**Problem details:** Will you quote precisely the lines that run from the top of the material below to the line containing "Answer: 1137863/104 ≈ 10941.", both ends included?

**Excerpted data:**
___
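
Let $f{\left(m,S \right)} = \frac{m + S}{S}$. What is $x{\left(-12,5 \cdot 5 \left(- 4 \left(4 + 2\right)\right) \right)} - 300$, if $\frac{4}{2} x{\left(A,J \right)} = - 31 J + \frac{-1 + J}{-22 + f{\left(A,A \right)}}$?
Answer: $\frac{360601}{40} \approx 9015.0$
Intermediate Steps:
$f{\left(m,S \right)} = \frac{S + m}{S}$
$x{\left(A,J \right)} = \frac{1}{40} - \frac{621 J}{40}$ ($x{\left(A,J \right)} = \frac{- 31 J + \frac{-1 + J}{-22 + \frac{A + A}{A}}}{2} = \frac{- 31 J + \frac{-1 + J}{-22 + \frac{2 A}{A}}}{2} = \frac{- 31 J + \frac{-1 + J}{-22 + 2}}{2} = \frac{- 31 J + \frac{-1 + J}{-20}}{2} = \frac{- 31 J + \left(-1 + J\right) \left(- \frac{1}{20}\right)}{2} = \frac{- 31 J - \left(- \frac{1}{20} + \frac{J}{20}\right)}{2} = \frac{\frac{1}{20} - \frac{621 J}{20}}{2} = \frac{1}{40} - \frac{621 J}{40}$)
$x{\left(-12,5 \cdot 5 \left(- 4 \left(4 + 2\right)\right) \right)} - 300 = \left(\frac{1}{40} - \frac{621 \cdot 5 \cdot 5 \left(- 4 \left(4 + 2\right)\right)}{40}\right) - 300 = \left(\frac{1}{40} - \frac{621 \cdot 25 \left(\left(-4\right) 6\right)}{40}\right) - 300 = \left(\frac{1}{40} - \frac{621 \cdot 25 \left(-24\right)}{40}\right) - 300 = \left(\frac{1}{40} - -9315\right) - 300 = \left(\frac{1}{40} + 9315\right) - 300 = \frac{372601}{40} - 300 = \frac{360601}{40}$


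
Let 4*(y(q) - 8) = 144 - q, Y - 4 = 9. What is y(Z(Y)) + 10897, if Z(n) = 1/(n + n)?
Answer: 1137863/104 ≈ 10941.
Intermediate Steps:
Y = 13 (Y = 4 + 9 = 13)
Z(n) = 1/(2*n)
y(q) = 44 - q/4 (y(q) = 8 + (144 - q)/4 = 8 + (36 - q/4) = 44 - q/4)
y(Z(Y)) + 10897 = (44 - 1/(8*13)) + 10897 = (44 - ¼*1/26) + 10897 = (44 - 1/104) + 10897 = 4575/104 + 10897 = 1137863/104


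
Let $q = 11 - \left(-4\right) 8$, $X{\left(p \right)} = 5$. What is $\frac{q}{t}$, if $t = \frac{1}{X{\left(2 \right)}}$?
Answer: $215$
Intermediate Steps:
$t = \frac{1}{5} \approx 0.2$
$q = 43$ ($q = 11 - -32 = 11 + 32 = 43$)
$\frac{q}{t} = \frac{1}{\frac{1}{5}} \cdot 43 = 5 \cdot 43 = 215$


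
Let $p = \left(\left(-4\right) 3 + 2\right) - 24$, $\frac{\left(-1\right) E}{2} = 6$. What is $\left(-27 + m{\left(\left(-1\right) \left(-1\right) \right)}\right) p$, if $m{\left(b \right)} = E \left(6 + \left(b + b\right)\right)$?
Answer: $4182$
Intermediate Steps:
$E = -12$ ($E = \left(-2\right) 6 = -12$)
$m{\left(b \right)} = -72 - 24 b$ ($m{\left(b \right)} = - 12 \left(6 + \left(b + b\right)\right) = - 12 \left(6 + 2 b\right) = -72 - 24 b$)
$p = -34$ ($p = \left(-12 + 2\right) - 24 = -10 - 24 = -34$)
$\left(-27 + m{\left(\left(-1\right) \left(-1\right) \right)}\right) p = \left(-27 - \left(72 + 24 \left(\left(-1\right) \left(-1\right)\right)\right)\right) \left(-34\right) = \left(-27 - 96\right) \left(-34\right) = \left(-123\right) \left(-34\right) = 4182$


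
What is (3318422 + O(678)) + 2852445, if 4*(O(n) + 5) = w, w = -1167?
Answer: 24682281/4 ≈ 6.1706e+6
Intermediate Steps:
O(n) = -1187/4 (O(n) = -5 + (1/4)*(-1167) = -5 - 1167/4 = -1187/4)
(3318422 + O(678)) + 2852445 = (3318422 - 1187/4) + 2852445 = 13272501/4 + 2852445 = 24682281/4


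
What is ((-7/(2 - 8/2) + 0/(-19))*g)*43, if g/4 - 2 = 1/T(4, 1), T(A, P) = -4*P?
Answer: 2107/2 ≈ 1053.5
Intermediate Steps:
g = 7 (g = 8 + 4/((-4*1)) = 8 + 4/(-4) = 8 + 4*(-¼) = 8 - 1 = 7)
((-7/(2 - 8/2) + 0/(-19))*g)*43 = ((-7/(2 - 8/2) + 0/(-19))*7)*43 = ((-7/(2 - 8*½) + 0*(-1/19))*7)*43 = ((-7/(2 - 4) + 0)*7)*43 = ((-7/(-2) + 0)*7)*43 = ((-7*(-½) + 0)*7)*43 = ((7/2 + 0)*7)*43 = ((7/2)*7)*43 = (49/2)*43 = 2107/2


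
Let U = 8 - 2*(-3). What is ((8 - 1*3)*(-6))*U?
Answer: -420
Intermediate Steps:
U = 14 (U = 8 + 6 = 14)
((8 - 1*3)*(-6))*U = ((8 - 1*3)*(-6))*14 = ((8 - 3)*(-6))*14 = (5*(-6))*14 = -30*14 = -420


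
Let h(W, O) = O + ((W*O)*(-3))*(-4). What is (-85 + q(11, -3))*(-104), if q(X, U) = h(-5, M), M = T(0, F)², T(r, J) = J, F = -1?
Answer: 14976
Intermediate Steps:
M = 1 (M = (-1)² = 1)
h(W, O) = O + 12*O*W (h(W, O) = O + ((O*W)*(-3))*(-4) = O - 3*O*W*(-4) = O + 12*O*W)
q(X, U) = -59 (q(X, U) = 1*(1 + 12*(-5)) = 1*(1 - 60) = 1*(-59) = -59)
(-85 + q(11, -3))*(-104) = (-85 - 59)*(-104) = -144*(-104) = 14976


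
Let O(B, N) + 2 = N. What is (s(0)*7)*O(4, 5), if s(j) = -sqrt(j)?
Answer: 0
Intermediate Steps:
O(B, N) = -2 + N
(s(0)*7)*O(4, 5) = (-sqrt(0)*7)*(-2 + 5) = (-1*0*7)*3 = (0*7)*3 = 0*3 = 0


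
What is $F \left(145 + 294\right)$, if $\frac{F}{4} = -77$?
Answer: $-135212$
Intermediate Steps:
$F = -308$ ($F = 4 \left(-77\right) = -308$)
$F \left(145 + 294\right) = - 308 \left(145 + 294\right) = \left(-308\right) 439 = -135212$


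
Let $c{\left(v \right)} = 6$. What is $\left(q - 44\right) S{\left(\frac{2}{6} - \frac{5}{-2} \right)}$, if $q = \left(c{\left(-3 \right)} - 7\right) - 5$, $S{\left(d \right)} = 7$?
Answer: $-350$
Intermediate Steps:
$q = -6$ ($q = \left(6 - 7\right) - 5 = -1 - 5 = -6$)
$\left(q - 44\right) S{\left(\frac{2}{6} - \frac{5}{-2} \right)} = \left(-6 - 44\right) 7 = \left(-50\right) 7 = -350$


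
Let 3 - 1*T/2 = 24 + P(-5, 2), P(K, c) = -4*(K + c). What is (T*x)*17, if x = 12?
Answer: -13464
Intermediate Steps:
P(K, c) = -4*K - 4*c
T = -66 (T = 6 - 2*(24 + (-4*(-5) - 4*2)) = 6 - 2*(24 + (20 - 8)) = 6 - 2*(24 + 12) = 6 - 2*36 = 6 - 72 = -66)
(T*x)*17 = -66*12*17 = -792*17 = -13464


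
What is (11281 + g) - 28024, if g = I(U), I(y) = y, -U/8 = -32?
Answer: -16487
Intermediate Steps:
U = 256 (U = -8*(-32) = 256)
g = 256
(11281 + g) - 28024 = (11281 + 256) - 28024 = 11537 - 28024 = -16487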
___
**Solution to this exercise:**
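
Let $f{\left(m,S \right)} = \frac{m + S}{S}$. What is $x{\left(-12,5 \cdot 5 \left(- 4 \left(4 + 2\right)\right) \right)} - 300$, if $\frac{4}{2} x{\left(A,J \right)} = - 31 J + \frac{-1 + J}{-22 + f{\left(A,A \right)}}$?
Answer: $\frac{360601}{40} \approx 9015.0$
Intermediate Steps:
$f{\left(m,S \right)} = \frac{S + m}{S}$
$x{\left(A,J \right)} = \frac{1}{40} - \frac{621 J}{40}$ ($x{\left(A,J \right)} = \frac{- 31 J + \frac{-1 + J}{-22 + \frac{A + A}{A}}}{2} = \frac{- 31 J + \frac{-1 + J}{-22 + \frac{2 A}{A}}}{2} = \frac{- 31 J + \frac{-1 + J}{-22 + 2}}{2} = \frac{- 31 J + \frac{-1 + J}{-20}}{2} = \frac{- 31 J + \left(-1 + J\right) \left(- \frac{1}{20}\right)}{2} = \frac{- 31 J - \left(- \frac{1}{20} + \frac{J}{20}\right)}{2} = \frac{\frac{1}{20} - \frac{621 J}{20}}{2} = \frac{1}{40} - \frac{621 J}{40}$)
$x{\left(-12,5 \cdot 5 \left(- 4 \left(4 + 2\right)\right) \right)} - 300 = \left(\frac{1}{40} - \frac{621 \cdot 5 \cdot 5 \left(- 4 \left(4 + 2\right)\right)}{40}\right) - 300 = \left(\frac{1}{40} - \frac{621 \cdot 25 \left(\left(-4\right) 6\right)}{40}\right) - 300 = \left(\frac{1}{40} - \frac{621 \cdot 25 \left(-24\right)}{40}\right) - 300 = \left(\frac{1}{40} - -9315\right) - 300 = \left(\frac{1}{40} + 9315\right) - 300 = \frac{372601}{40} - 300 = \frac{360601}{40}$


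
Let 4*(y(q) - 8) = 144 - q, Y - 4 = 9. What is y(Z(Y)) + 10897, if Z(n) = 1/(n + n)?
Answer: 1137863/104 ≈ 10941.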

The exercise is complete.